Task to carry out: Only one stretch of the records below is wanted: the lines from the one holding "Is 1 + i + 3j" through the one holding "Does the order". Return it exactly, both ends included.

Input data:
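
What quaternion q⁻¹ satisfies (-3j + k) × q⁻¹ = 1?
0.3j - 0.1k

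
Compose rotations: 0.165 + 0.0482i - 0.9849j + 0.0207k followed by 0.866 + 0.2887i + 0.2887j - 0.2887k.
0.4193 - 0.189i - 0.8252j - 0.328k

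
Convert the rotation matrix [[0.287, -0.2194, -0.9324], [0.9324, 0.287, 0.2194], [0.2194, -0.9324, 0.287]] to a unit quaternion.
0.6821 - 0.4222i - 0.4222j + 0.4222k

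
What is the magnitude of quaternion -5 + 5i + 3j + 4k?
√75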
==
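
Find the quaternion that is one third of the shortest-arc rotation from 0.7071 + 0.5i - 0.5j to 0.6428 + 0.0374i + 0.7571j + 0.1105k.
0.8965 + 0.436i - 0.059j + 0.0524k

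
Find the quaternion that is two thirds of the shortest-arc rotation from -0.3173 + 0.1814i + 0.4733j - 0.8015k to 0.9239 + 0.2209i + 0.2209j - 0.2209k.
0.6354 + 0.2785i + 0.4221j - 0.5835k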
* * *
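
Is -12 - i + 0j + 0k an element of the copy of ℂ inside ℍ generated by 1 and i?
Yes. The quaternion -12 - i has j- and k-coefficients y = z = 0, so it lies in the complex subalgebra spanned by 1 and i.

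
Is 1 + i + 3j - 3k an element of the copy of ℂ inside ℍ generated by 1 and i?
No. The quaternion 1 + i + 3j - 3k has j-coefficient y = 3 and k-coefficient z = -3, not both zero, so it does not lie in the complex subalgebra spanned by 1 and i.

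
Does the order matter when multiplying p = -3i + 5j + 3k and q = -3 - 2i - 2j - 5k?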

Solution to the problem:
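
Is 1 + i + 3j - 3k an element of the copy of ℂ inside ℍ generated by 1 and i?
No. The quaternion 1 + i + 3j - 3k has j-coefficient y = 3 and k-coefficient z = -3, not both zero, so it does not lie in the complex subalgebra spanned by 1 and i.

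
Does the order matter when multiplying p = -3i + 5j + 3k and q = -3 - 2i - 2j - 5k?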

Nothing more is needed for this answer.